▶ Required work
Retype, without any change, the line that contains "A quality engineer" and every line that follows it to the end of the entries, and nothing else.

Stored items from a collection:
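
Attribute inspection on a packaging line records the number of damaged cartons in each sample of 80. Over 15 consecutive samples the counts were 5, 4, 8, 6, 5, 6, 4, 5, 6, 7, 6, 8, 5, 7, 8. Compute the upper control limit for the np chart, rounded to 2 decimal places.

13.07

p̄ = Σdᵢ / (k·n) = 90 / (15 × 80) = 0.07500
UCL = np̄ + 3·√(np̄(1−p̄)) = 6.0000 + 3 × √(6.0000×0.92500) = 6.0000 + 3 × 2.3558 = 13.0675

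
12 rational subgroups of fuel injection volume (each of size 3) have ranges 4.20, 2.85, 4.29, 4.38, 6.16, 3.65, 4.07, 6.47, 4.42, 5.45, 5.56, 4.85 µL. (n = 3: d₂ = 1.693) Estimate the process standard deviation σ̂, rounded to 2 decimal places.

2.77

R̄ = (4.20 + 2.85 + 4.29 + 4.38 + 6.16 + 3.65 + 4.07 + 6.47 + 4.42 + 5.45 + 5.56 + 4.85) / 12 = 4.6958
σ̂ = R̄ / d₂ = 4.6958 / 1.693 = 2.7737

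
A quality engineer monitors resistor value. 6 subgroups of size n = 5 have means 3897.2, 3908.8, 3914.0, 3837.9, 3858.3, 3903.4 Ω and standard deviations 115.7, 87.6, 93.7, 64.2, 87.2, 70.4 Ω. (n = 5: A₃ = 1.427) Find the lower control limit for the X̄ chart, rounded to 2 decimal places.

3763.21

X̄̄ = (3897.2 + 3908.8 + 3914.0 + 3837.9 + 3858.3 + 3903.4) / 6 = 3886.6000
s̄ = (115.7 + 87.6 + 93.7 + 64.2 + 87.2 + 70.4) / 6 = 86.4667
LCL = X̄̄ − A₃·s̄ = 3886.6000 − 1.427 × 86.4667 = 3763.2121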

▶ Task solution
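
A quality engineer monitors resistor value. 6 subgroups of size n = 5 have means 3897.2, 3908.8, 3914.0, 3837.9, 3858.3, 3903.4 Ω and standard deviations 115.7, 87.6, 93.7, 64.2, 87.2, 70.4 Ω. (n = 5: A₃ = 1.427) Find the lower control limit for the X̄ chart, rounded to 2 decimal places.

3763.21

X̄̄ = (3897.2 + 3908.8 + 3914.0 + 3837.9 + 3858.3 + 3903.4) / 6 = 3886.6000
s̄ = (115.7 + 87.6 + 93.7 + 64.2 + 87.2 + 70.4) / 6 = 86.4667
LCL = X̄̄ − A₃·s̄ = 3886.6000 − 1.427 × 86.4667 = 3763.2121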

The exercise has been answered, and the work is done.